**About this exercise**:
Set down exactly the lines of the records from the top to the line containing "crop coefficient Kc: 1.00"; include both.

[Collected data]

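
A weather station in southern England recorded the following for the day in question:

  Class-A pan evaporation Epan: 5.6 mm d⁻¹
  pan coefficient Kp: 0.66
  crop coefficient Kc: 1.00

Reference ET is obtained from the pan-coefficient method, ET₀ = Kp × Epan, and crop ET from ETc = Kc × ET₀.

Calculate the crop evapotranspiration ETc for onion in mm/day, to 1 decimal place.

ET₀ = 0.66 × 5.6 = 3.6960 mm/d
ETc = Kc × ET₀ = 1.00 × 3.6960 = 3.6960 mm/d

3.7 mm/day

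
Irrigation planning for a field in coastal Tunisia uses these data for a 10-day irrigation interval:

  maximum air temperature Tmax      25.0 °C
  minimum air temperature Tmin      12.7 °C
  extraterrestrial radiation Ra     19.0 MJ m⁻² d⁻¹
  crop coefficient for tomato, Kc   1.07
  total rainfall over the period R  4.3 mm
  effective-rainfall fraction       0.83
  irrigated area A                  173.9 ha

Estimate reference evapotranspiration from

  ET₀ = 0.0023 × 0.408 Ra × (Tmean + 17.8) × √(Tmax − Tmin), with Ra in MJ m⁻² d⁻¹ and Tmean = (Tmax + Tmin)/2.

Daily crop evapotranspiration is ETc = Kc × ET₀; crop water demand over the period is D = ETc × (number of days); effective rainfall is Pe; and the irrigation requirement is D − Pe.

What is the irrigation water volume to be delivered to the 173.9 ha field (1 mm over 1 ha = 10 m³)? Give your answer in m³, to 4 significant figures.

36440 m³

Tmean = (25.0 + 12.7)/2 = 18.85 °C
0.408 Ra = 0.408 × 19.0 = 7.7520 mm/d equivalent
ET₀ = 0.0023 × 7.7520 × (18.85 + 17.8) × √12.3 = 0.0023 × 7.7520 × 36.65 × 3.5071 = 2.2917 mm/d
ETc = Kc × ET₀ = 1.07 × 2.2917 = 2.4521 mm/d
Crop demand D = ETc × 10 d = 2.4521 × 10 = 24.521 mm
Pe = 0.83 × 4.3 = 3.569 mm
D − Pe = 24.521 − 3.569 = 20.952 mm
Volume = 20.952 mm × 173.9 ha × 10 = 36435.5 m³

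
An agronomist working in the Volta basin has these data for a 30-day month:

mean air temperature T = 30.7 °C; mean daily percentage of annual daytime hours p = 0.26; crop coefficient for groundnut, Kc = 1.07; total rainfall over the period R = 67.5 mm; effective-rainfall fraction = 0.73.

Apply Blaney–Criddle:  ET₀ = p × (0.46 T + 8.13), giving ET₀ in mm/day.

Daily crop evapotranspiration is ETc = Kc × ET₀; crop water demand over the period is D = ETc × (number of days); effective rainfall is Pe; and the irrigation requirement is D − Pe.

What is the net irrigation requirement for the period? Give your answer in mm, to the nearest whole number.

ET₀ = 0.26 × (0.46 × 30.7 + 8.13) = 0.26 × 22.252 = 5.7855 mm/d
ETc = Kc × ET₀ = 1.07 × 5.7855 = 6.1905 mm/d
Crop demand D = ETc × 30 d = 6.1905 × 30 = 185.715 mm
Pe = 0.73 × 67.5 = 49.275 mm
D − Pe = 185.715 − 49.275 = 136.440 mm

136 mm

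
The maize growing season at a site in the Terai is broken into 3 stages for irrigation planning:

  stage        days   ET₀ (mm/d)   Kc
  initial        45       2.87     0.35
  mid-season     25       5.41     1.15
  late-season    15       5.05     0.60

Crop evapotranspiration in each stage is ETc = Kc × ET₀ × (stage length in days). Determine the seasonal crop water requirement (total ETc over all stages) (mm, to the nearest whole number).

initial: 0.35 × 2.87 × 45 = 45.20 mm
mid-season: 1.15 × 5.41 × 25 = 155.54 mm
late-season: 0.60 × 5.05 × 15 = 45.45 mm
Seasonal total = 246.19 mm

246 mm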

**Task answer**:
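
A weather station in southern England recorded the following for the day in question:

  Class-A pan evaporation Epan: 5.6 mm d⁻¹
  pan coefficient Kp: 0.66
  crop coefficient Kc: 1.00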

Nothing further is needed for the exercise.